Exercise instructions —
Please print all of the entries, matching them exactly.

══ Data records ══

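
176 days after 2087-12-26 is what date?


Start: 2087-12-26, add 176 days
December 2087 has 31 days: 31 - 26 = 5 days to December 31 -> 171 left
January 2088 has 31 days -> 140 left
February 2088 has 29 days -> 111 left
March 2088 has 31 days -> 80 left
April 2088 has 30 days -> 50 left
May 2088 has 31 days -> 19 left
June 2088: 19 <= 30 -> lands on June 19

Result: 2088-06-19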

═══

Solution —
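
176 days after 2087-12-26 is what date?


Start: 2087-12-26, add 176 days
December 2087 has 31 days: 31 - 26 = 5 days to December 31 -> 171 left
January 2088 has 31 days -> 140 left
February 2088 has 29 days -> 111 left
March 2088 has 31 days -> 80 left
April 2088 has 30 days -> 50 left
May 2088 has 31 days -> 19 left
June 2088: 19 <= 30 -> lands on June 19

Result: 2088-06-19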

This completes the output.